(Beginning of Records to process)
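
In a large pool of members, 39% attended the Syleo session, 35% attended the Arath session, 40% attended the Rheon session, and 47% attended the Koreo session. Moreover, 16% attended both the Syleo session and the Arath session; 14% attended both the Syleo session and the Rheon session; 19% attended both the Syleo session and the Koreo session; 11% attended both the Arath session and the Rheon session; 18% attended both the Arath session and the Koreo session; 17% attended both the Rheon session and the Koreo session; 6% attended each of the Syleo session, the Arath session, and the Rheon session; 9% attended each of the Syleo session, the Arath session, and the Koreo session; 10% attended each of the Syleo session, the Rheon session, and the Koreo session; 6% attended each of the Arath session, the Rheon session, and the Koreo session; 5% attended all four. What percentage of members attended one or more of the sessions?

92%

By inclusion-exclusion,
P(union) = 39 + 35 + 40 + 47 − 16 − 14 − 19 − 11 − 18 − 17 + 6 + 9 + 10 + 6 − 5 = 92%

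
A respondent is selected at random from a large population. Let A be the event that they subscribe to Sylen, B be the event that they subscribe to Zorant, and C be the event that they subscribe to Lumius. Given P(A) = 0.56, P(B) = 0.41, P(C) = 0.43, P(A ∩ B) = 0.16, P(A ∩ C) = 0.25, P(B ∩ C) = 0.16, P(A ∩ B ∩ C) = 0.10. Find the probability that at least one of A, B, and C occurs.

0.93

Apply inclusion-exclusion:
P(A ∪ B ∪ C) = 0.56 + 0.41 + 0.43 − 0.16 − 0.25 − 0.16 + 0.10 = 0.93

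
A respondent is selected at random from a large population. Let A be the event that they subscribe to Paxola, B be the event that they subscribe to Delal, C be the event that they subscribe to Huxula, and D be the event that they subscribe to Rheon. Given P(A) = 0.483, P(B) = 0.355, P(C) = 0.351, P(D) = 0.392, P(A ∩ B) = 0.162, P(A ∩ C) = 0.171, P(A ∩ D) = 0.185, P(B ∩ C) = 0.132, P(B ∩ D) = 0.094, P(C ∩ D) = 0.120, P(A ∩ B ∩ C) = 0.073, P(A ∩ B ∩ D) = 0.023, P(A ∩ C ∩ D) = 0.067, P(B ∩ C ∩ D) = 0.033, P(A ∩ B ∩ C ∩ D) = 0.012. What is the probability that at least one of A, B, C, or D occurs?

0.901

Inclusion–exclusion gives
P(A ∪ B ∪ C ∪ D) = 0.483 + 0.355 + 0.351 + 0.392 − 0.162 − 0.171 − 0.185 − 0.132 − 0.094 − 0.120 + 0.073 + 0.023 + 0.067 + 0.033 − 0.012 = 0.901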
(End of Records to process)
[What to produce]:
Could you set down exactly the lines above, from the one containing "or D occurs?" through the last, including both and nothing else?

[Written answer]:
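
A respondent is selected at random from a large population. Let A be the event that they subscribe to Paxola, B be the event that they subscribe to Delal, C be the event that they subscribe to Huxula, and D be the event that they subscribe to Rheon. Given P(A) = 0.483, P(B) = 0.355, P(C) = 0.351, P(D) = 0.392, P(A ∩ B) = 0.162, P(A ∩ C) = 0.171, P(A ∩ D) = 0.185, P(B ∩ C) = 0.132, P(B ∩ D) = 0.094, P(C ∩ D) = 0.120, P(A ∩ B ∩ C) = 0.073, P(A ∩ B ∩ D) = 0.023, P(A ∩ C ∩ D) = 0.067, P(B ∩ C ∩ D) = 0.033, P(A ∩ B ∩ C ∩ D) = 0.012. What is the probability that at least one of A, B, C, or D occurs?

0.901

Inclusion–exclusion gives
P(A ∪ B ∪ C ∪ D) = 0.483 + 0.355 + 0.351 + 0.392 − 0.162 − 0.171 − 0.185 − 0.132 − 0.094 − 0.120 + 0.073 + 0.023 + 0.067 + 0.033 − 0.012 = 0.901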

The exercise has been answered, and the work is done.